» **Stored items**

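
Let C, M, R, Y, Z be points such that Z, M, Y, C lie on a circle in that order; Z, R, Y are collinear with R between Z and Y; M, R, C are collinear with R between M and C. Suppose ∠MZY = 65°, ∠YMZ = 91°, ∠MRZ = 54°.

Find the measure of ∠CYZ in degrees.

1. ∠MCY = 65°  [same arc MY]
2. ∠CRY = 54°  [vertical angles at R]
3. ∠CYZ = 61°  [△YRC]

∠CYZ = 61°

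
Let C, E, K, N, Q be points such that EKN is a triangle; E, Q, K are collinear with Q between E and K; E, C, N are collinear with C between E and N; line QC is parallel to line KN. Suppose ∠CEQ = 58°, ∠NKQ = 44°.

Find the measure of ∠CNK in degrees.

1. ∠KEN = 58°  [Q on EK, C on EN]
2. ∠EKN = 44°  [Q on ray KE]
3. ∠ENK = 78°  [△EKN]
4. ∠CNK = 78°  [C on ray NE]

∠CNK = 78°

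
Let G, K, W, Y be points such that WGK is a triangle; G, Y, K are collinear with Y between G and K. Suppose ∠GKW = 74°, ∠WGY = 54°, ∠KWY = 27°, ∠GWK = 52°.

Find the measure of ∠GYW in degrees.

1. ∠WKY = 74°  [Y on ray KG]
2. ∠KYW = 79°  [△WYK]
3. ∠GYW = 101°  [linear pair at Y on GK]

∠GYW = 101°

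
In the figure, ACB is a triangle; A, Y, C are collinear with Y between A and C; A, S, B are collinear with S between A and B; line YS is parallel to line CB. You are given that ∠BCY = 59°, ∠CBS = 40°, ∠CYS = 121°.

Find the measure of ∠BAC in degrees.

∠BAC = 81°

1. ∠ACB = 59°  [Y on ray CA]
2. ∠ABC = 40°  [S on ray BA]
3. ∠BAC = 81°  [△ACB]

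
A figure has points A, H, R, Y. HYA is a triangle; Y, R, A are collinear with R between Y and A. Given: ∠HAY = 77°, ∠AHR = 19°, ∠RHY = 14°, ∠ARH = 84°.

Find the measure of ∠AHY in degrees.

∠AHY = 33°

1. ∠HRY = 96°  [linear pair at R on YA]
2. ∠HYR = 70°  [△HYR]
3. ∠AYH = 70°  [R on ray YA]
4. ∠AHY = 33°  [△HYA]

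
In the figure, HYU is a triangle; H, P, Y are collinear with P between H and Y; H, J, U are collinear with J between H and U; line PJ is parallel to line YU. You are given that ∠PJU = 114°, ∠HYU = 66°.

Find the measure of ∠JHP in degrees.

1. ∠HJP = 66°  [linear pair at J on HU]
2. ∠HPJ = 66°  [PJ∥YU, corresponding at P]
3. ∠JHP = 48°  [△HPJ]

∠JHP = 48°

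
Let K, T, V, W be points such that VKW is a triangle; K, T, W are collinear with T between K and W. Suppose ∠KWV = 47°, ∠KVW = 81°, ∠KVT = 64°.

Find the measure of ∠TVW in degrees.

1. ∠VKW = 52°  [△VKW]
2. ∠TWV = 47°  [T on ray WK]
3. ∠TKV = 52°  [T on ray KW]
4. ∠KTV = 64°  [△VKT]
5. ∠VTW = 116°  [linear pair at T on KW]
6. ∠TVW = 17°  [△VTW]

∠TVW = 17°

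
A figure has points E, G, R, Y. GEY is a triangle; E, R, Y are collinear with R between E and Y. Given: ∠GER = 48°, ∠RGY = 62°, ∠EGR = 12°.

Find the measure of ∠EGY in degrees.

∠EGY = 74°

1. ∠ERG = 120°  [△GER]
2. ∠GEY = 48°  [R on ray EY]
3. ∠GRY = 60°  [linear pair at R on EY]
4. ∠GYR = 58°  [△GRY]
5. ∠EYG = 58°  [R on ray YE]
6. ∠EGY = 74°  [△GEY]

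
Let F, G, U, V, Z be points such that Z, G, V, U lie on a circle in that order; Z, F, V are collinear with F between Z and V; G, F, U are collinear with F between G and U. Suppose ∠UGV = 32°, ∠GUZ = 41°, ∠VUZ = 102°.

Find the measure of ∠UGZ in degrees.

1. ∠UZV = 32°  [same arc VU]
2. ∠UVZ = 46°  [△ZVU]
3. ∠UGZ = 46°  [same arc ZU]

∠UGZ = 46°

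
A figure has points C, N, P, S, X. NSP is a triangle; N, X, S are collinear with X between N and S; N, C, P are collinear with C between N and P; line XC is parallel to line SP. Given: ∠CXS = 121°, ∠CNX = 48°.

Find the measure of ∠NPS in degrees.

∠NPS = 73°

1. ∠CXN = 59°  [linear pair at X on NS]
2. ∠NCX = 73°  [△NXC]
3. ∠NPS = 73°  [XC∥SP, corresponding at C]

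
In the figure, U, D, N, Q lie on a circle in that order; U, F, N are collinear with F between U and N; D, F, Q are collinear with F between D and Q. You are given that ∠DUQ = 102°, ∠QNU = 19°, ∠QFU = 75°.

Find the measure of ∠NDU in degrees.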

» **ACTIVITY**
For each line in the entries that contains the string "figure", make a copy.

» **SOLUTION TO THIS EXERCISE**
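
In the figure, ACB is a triangle; A, Y, C are collinear with Y between A and C; A, S, B are collinear with S between A and B; line YS is parallel to line CB. You are given that ∠BCY = 59°, ∠CBS = 40°, ∠CYS = 121°.
A figure has points A, H, R, Y. HYA is a triangle; Y, R, A are collinear with R between Y and A. Given: ∠HAY = 77°, ∠AHR = 19°, ∠RHY = 14°, ∠ARH = 84°.
In the figure, HYU is a triangle; H, P, Y are collinear with P between H and Y; H, J, U are collinear with J between H and U; line PJ is parallel to line YU. You are given that ∠PJU = 114°, ∠HYU = 66°.
A figure has points E, G, R, Y. GEY is a triangle; E, R, Y are collinear with R between E and Y. Given: ∠GER = 48°, ∠RGY = 62°, ∠EGR = 12°.
A figure has points C, N, P, S, X. NSP is a triangle; N, X, S are collinear with X between N and S; N, C, P are collinear with C between N and P; line XC is parallel to line SP. Given: ∠CXS = 121°, ∠CNX = 48°.
In the figure, U, D, N, Q lie on a circle in that order; U, F, N are collinear with F between U and N; D, F, Q are collinear with F between D and Q. You are given that ∠DUQ = 102°, ∠QNU = 19°, ∠QFU = 75°.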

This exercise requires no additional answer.